Collected data:

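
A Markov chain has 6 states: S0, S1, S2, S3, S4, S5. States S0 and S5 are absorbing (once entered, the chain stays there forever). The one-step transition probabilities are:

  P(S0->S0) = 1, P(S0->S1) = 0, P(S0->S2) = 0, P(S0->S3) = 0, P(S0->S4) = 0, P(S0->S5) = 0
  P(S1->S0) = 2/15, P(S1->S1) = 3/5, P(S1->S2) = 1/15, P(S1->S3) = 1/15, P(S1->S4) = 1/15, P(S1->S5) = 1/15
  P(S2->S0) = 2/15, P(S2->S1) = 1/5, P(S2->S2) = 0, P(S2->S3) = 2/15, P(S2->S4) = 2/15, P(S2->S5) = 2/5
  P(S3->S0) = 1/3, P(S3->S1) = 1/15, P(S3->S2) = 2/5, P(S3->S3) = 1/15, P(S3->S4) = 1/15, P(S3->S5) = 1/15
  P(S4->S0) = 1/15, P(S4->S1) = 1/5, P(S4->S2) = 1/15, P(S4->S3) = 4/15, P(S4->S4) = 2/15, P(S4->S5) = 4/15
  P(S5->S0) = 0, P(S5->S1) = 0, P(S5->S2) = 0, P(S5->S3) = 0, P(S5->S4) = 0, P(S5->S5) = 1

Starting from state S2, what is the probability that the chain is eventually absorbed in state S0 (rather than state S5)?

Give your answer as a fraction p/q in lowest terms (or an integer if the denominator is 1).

Answer: 4828/12677

Derivation:
Let a_i = P(absorbed in S0 | start in state i).
Boundary conditions: a_S0 = 1, a_S5 = 0.
For each transient state i, a_i = sum_j P(i->j) * a_j:
  a_S1 = 2/15*a_S0 + 3/5*a_S1 + 1/15*a_S2 + 1/15*a_S3 + 1/15*a_S4 + 1/15*a_S5
  a_S2 = 2/15*a_S0 + 1/5*a_S1 + 0*a_S2 + 2/15*a_S3 + 2/15*a_S4 + 2/5*a_S5
  a_S3 = 1/3*a_S0 + 1/15*a_S1 + 2/5*a_S2 + 1/15*a_S3 + 1/15*a_S4 + 1/15*a_S5
  a_S4 = 1/15*a_S0 + 1/5*a_S1 + 1/15*a_S2 + 4/15*a_S3 + 2/15*a_S4 + 4/15*a_S5

Substituting a_S0 = 1 and a_S5 = 0, rearrange to (I - Q) a = r where r[i] = P(i -> S0):
  [2/5, -1/15, -1/15, -1/15] . (a_S1, a_S2, a_S3, a_S4) = 2/15
  [-1/5, 1, -2/15, -2/15] . (a_S1, a_S2, a_S3, a_S4) = 2/15
  [-1/15, -2/5, 14/15, -1/15] . (a_S1, a_S2, a_S3, a_S4) = 1/3
  [-1/5, -1/15, -4/15, 13/15] . (a_S1, a_S2, a_S3, a_S4) = 1/15

Solving yields:
  a_S1 = 7162/12677
  a_S2 = 4828/12677
  a_S3 = 7487/12677
  a_S4 = 5303/12677

Starting state is S2, so the absorption probability is a_S2 = 4828/12677.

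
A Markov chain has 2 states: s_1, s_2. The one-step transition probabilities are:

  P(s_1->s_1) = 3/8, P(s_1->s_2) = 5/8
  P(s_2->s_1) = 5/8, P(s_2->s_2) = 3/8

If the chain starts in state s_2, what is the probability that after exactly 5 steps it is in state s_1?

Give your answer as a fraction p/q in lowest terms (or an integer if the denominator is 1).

Answer: 1025/2048

Derivation:
Computing P^5 by repeated multiplication:
P^1 =
  s_1: [3/8, 5/8]
  s_2: [5/8, 3/8]
P^2 =
  s_1: [17/32, 15/32]
  s_2: [15/32, 17/32]
P^3 =
  s_1: [63/128, 65/128]
  s_2: [65/128, 63/128]
P^4 =
  s_1: [257/512, 255/512]
  s_2: [255/512, 257/512]
P^5 =
  s_1: [1023/2048, 1025/2048]
  s_2: [1025/2048, 1023/2048]

(P^5)[s_2 -> s_1] = 1025/2048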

## Work instructions
Output, exactly and in full, the lines from the start of the entries above through the line that contains "P(S4->S0) = 1/15, P(S4->S1)".

## Written solution
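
A Markov chain has 6 states: S0, S1, S2, S3, S4, S5. States S0 and S5 are absorbing (once entered, the chain stays there forever). The one-step transition probabilities are:

  P(S0->S0) = 1, P(S0->S1) = 0, P(S0->S2) = 0, P(S0->S3) = 0, P(S0->S4) = 0, P(S0->S5) = 0
  P(S1->S0) = 2/15, P(S1->S1) = 3/5, P(S1->S2) = 1/15, P(S1->S3) = 1/15, P(S1->S4) = 1/15, P(S1->S5) = 1/15
  P(S2->S0) = 2/15, P(S2->S1) = 1/5, P(S2->S2) = 0, P(S2->S3) = 2/15, P(S2->S4) = 2/15, P(S2->S5) = 2/5
  P(S3->S0) = 1/3, P(S3->S1) = 1/15, P(S3->S2) = 2/5, P(S3->S3) = 1/15, P(S3->S4) = 1/15, P(S3->S5) = 1/15
  P(S4->S0) = 1/15, P(S4->S1) = 1/5, P(S4->S2) = 1/15, P(S4->S3) = 4/15, P(S4->S4) = 2/15, P(S4->S5) = 4/15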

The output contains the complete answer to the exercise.